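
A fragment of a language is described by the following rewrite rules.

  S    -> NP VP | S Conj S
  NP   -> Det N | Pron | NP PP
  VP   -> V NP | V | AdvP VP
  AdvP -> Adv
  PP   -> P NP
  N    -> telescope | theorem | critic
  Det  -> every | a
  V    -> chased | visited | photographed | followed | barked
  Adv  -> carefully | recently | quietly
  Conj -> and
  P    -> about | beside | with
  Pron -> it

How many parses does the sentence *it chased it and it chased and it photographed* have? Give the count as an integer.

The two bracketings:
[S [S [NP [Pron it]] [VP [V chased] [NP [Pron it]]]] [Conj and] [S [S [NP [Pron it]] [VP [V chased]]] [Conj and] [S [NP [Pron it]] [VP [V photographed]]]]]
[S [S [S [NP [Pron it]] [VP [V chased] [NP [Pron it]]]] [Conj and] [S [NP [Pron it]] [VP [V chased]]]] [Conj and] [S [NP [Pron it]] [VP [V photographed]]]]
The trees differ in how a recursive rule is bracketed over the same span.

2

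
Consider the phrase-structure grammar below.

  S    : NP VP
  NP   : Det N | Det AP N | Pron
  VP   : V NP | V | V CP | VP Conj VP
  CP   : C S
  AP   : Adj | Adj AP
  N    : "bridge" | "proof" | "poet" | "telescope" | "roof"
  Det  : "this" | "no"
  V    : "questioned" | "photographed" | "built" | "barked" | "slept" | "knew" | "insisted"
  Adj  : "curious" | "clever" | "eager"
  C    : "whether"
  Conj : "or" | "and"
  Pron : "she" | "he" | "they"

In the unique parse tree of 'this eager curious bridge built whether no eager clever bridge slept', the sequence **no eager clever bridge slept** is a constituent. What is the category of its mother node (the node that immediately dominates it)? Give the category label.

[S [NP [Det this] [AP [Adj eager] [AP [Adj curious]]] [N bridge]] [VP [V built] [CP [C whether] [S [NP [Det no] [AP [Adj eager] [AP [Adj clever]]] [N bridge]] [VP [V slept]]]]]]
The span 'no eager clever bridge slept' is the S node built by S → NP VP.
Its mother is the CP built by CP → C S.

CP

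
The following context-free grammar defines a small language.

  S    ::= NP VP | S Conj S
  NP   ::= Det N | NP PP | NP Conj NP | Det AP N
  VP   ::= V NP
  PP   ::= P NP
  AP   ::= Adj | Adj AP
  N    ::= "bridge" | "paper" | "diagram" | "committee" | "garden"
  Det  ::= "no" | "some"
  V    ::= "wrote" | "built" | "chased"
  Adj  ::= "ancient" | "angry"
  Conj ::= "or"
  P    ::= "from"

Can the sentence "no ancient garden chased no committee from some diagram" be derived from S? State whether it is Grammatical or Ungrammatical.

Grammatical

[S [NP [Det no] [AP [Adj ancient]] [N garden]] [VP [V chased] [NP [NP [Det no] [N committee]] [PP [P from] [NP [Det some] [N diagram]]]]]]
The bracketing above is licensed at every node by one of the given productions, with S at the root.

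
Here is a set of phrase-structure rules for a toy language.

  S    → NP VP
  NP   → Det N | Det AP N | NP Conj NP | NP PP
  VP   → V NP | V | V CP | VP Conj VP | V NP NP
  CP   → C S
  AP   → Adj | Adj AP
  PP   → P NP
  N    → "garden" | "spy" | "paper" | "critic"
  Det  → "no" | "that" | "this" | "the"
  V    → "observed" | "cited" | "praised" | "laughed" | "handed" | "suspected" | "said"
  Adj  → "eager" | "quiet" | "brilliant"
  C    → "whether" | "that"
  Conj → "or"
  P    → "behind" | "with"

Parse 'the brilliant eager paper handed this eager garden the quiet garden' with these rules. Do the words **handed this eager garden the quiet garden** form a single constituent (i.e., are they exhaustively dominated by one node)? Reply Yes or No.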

## TO DO
Using the data above, output each line exactly.

## YOUR RESPONSE
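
A fragment of a language is described by the following rewrite rules.

  S    -> NP VP | S Conj S
  NP   -> Det N | Pron | NP PP
  VP   -> V NP | V | AdvP VP
  AdvP -> Adv
  PP   -> P NP
  N    -> telescope | theorem | critic
  Det  -> every | a
  V    -> chased | visited | photographed | followed | barked
  Adv  -> carefully | recently | quietly
  Conj -> and
  P    -> about | beside | with
  Pron -> it

How many parses does the sentence *it chased it and it chased and it photographed* have? Give the count as an integer.

The two bracketings:
[S [S [NP [Pron it]] [VP [V chased] [NP [Pron it]]]] [Conj and] [S [S [NP [Pron it]] [VP [V chased]]] [Conj and] [S [NP [Pron it]] [VP [V photographed]]]]]
[S [S [S [NP [Pron it]] [VP [V chased] [NP [Pron it]]]] [Conj and] [S [NP [Pron it]] [VP [V chased]]]] [Conj and] [S [NP [Pron it]] [VP [V photographed]]]]
The trees differ in how a recursive rule is bracketed over the same span.

2

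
Consider the phrase-structure grammar below.

  S    : NP VP
  NP   : Det N | Det AP N | Pron
  VP   : V NP | V | V CP | VP Conj VP
  CP   : C S
  AP   : Adj | Adj AP
  N    : "bridge" | "proof" | "poet" | "telescope" | "roof"
  Det  : "this" | "no"
  V    : "questioned" | "photographed" | "built" | "barked" | "slept" | "knew" | "insisted"
  Adj  : "curious" | "clever" | "eager"
  C    : "whether"
  Conj : "or" | "and"
  Pron : "she" | "he" | "they"

In the unique parse tree of 'this eager curious bridge built whether no eager clever bridge slept', the sequence **no eager clever bridge slept** is a constituent. What is the category of its mother node (the node that immediately dominates it)? Give the category label.

[S [NP [Det this] [AP [Adj eager] [AP [Adj curious]]] [N bridge]] [VP [V built] [CP [C whether] [S [NP [Det no] [AP [Adj eager] [AP [Adj clever]]] [N bridge]] [VP [V slept]]]]]]
The span 'no eager clever bridge slept' is the S node built by S → NP VP.
Its mother is the CP built by CP → C S.

CP

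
The following context-free grammar defines a small language.

  S    ::= NP VP | S Conj S
  NP   ::= Det N | NP PP | NP Conj NP | Det AP N
  VP   ::= V NP
  PP   ::= P NP
  AP   ::= Adj | Adj AP
  N    ::= "bridge" | "paper" | "diagram" | "committee" | "garden"
  Det  ::= "no" | "some"
  V    ::= "wrote" | "built" | "chased"
  Adj  ::= "ancient" | "angry"
  Conj ::= "or"
  P    ::= "from"

Can the sentence "no ancient garden chased no committee from some diagram" be derived from S? State whether it is Grammatical or Ungrammatical.

Grammatical

[S [NP [Det no] [AP [Adj ancient]] [N garden]] [VP [V chased] [NP [NP [Det no] [N committee]] [PP [P from] [NP [Det some] [N diagram]]]]]]
The bracketing above is licensed at every node by one of the given productions, with S at the root.

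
Here is a set of phrase-structure rules for a toy language.

  S    → NP VP
  NP   → Det N | Det AP N | NP Conj NP | NP PP
  VP   → V NP | V | V CP | VP Conj VP | V NP NP
  CP   → C S
  AP   → Adj | Adj AP
  PP   → P NP
  N    → "garden" | "spy" | "paper" | "critic"
  Det  → "no" | "that" | "this" | "the"
  V    → "observed" | "cited" | "praised" | "laughed" | "handed" | "suspected" | "said"
  Adj  → "eager" | "quiet" | "brilliant"
  C    → "whether" | "that"
  Conj → "or"
  P    → "behind" | "with"

Parse 'the brilliant eager paper handed this eager garden the quiet garden' with these rules. Do the words **handed this eager garden the quiet garden** form a single constituent (i.e., are they exhaustively dominated by one node)? Reply Yes or No.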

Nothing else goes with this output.